Instructions for the task => The line containing "PD code: X+(9,1,10,12)" marks the end, so write out exactly every line from the top of the entries below through that one.

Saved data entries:
* * * * * * * * *
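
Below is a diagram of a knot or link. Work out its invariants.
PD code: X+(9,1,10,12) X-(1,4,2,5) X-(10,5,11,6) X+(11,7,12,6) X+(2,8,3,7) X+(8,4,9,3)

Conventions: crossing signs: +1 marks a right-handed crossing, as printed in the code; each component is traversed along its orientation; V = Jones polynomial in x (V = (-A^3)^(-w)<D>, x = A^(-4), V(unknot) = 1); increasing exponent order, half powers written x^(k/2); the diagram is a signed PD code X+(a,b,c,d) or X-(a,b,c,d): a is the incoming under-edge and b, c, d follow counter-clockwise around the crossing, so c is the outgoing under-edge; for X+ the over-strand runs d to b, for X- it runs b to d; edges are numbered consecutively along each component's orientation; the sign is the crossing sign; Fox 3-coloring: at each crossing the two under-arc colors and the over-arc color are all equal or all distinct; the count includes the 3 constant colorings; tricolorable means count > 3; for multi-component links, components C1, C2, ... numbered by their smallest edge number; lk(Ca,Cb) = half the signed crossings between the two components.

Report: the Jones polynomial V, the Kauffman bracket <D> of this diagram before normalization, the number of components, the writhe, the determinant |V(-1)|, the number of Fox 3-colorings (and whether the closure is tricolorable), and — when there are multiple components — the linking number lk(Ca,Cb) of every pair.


V = 1
<D> = A^6 (w = +2)
1 component over 6 crossings, w = +2
3 Fox colorings among 3^6, |V(-1)| = 1: not tricolorable
why: w = +2 (over 6 crossings) is diagram-only; (-A^3)^(-2) removes it from V


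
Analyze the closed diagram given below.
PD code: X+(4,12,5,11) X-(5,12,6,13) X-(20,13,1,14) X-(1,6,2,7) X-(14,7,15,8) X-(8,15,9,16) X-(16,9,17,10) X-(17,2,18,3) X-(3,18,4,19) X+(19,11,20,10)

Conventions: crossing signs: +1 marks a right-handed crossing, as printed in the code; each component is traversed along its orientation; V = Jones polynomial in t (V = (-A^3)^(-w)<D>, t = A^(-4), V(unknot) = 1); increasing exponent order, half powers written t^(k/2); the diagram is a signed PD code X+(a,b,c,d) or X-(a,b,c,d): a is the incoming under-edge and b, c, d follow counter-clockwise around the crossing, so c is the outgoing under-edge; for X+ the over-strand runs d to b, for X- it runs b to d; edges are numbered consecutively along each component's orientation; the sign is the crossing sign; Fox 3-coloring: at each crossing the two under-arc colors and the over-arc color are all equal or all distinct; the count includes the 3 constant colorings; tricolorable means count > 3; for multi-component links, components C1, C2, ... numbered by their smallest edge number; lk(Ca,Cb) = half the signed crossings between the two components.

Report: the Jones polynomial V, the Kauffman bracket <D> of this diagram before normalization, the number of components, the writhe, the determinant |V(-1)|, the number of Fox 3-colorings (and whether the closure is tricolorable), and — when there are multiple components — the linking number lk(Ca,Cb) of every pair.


Jones polynomial: V(t) = t^-8 - 2t^-7 + t^-6 - 2t^-5 + 2t^-4 + t^-2
<D> = A^-10 + 2A^-2 - 2A^2 + A^6 - 2A^10 + A^14; writhe -6
components 1, writhe -6 (10 crossings)
3-colorings: 27 of 3^10, det 9 — tricolorable
note: V spans 6 powers of t: at least 6 crossings in any diagram


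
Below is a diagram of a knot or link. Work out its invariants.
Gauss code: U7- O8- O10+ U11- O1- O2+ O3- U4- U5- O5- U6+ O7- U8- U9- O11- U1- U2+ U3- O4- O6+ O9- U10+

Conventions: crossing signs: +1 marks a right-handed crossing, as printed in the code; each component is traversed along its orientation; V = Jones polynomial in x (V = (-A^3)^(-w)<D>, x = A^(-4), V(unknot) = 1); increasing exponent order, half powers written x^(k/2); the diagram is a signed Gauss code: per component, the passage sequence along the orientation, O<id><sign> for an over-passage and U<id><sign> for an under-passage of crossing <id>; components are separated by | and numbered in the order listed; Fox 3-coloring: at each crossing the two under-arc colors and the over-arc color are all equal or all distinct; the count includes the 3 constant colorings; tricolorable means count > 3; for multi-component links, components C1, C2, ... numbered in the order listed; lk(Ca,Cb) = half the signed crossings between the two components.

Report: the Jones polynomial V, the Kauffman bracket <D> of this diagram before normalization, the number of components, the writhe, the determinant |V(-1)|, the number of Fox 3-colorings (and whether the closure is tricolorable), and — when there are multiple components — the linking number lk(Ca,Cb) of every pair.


V(x) = -x^-6 + x^-5 - x^-4 + 2x^-3 - x^-2 + x^-1
bracket: -A^-11 + A^-7 - 2A^-3 + A - A^5 + A^9, w = -5
1 component, writhe -5, over 11 crossings
det 7, colorings 3 of 3^11 — not tricolorable
observation: det 7 = |V(-1)|; not divisible by 3, so not tricolorable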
* * * * * * * * *
Problem solution =>
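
Below is a diagram of a knot or link. Work out its invariants.
PD code: X+(9,1,10,12) X-(1,4,2,5) X-(10,5,11,6) X+(11,7,12,6) X+(2,8,3,7) X+(8,4,9,3)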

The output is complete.